■ **Task details**: Hunt for the word "rest" across the entries below, copying each line that holds it.

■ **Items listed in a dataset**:
::::::
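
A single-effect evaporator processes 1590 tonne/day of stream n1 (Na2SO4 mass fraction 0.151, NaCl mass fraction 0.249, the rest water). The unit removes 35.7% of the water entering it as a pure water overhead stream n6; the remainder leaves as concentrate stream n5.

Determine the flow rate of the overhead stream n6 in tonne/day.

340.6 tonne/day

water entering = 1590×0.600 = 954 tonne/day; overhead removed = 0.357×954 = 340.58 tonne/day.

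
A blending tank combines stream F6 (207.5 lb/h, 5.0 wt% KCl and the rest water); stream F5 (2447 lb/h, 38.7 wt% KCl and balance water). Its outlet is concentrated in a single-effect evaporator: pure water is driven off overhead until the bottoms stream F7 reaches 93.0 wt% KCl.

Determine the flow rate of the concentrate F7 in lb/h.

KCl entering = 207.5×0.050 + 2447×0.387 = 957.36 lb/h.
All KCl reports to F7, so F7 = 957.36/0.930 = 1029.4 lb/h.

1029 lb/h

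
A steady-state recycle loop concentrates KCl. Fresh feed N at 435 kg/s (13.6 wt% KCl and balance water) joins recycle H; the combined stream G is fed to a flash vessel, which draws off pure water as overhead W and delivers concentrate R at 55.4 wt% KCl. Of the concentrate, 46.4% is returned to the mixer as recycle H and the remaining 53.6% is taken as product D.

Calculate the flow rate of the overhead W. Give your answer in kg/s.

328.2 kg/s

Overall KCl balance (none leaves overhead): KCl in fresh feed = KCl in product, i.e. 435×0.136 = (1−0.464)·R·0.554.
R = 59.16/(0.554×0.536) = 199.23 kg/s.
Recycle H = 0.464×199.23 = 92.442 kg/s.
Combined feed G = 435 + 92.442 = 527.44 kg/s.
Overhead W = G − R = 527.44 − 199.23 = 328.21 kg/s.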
::::::
■ **Task answer**:
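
A single-effect evaporator processes 1590 tonne/day of stream n1 (Na2SO4 mass fraction 0.151, NaCl mass fraction 0.249, the rest water). The unit removes 35.7% of the water entering it as a pure water overhead stream n6; the remainder leaves as concentrate stream n5.
A blending tank combines stream F6 (207.5 lb/h, 5.0 wt% KCl and the rest water); stream F5 (2447 lb/h, 38.7 wt% KCl and balance water). Its outlet is concentrated in a single-effect evaporator: pure water is driven off overhead until the bottoms stream F7 reaches 93.0 wt% KCl.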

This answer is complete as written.